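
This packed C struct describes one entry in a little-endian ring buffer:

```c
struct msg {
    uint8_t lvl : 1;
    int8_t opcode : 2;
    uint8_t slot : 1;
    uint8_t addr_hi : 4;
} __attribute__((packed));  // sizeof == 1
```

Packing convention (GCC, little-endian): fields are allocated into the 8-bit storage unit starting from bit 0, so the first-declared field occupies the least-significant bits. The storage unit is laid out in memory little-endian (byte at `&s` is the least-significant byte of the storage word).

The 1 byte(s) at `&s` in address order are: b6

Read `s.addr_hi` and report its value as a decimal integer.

[0]=0xb6 (little-endian) → word 0xb6
lvl:1 @ bit 0 → (0xb6>>0)&0x1 = 0x0
opcode:2 @ bit 1 → (0xb6>>1)&0x3 = 0x3
slot:1 @ bit 3 → (0xb6>>3)&0x1 = 0x0
addr_hi:4 @ bit 4 → (0xb6>>4)&0xf = 0xb  ←

11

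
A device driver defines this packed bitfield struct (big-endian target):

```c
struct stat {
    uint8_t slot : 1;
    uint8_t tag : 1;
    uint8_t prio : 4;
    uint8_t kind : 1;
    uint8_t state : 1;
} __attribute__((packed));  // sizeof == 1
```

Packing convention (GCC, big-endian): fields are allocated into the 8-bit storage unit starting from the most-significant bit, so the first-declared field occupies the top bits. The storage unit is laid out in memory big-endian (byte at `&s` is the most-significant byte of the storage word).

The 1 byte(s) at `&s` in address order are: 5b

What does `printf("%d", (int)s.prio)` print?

6

[0]=0x5b (big-endian) → word 0x5b
slot [7+:1] = (word>>7) & 0x1 = 0
tag [6+:1] = (word>>6) & 0x1 = 1
prio [2+:4] = (word>>2) & 0xf = 6  ←
kind [1+:1] = (word>>1) & 0x1 = 1
state [0+:1] = (word>>0) & 0x1 = 1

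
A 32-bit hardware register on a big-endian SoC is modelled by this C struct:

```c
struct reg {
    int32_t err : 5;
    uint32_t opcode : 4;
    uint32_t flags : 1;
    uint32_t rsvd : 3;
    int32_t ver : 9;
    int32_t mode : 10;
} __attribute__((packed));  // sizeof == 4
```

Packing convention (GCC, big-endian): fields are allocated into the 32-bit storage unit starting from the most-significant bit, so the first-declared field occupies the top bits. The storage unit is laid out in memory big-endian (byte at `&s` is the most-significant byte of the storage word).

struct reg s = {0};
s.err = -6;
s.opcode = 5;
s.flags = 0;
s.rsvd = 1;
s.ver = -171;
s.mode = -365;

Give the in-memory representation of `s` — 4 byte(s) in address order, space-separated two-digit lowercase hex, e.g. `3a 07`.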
──────
## [What this task involves]
Which of the lines above carry the string "Packing"? Pick them out and copy them.

## [Solution to this task]
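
Packing convention (GCC, little-endian): fields are allocated into the 8-bit storage unit starting from bit 0, so the first-declared field occupies the least-significant bits. The storage unit is laid out in memory little-endian (byte at `&s` is the least-significant byte of the storage word).
Packing convention (GCC, big-endian): fields are allocated into the 8-bit storage unit starting from the most-significant bit, so the first-declared field occupies the top bits. The storage unit is laid out in memory big-endian (byte at `&s` is the most-significant byte of the storage word).
Packing convention (GCC, big-endian): fields are allocated into the 32-bit storage unit starting from the most-significant bit, so the first-declared field occupies the top bits. The storage unit is laid out in memory big-endian (byte at `&s` is the most-significant byte of the storage word).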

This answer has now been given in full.